───── Data for review

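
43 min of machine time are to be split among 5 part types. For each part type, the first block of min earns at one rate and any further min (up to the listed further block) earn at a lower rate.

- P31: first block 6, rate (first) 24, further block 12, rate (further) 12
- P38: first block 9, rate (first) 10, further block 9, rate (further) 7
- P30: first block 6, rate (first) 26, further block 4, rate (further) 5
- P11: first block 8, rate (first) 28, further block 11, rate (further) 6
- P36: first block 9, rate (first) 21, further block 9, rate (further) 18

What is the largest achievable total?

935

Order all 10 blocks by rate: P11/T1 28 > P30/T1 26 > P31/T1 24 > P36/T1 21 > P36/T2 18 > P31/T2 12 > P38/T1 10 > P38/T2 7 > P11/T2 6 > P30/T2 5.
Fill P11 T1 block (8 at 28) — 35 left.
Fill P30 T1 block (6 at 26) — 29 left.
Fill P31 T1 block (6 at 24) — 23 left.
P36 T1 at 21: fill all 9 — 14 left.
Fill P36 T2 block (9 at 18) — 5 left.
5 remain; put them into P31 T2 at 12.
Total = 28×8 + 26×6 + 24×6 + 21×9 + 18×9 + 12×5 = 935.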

──────────
───── Data for review

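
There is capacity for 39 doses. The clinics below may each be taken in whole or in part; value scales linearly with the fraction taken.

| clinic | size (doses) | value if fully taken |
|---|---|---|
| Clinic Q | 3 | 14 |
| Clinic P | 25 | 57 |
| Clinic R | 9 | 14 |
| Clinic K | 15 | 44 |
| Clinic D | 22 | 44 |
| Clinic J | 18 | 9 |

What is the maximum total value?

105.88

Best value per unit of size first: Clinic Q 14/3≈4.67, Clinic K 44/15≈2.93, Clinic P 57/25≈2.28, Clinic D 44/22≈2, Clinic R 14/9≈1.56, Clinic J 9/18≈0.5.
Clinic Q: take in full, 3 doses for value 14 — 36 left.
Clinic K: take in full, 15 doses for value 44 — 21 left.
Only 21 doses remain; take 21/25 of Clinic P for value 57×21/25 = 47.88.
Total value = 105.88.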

──────────
───── Data for review

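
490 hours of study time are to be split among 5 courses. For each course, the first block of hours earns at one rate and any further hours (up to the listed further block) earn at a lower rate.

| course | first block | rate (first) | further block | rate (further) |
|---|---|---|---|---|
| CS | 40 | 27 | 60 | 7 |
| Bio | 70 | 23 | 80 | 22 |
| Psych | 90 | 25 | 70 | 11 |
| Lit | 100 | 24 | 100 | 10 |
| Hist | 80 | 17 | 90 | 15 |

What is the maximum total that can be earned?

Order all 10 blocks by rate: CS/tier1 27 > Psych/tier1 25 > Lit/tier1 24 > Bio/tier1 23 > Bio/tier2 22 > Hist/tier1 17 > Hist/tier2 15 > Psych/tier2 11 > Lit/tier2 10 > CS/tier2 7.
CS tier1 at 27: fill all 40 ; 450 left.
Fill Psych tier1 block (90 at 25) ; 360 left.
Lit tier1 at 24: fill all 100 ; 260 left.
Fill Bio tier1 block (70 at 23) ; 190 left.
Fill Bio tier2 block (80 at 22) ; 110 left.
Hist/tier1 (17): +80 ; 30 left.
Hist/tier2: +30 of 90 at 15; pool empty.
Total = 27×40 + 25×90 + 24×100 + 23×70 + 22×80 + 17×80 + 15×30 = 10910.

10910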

──────────

> Problem statement: Within the records above, work out on how many lines the string "course" appears, and give only that number.

> Result below: 2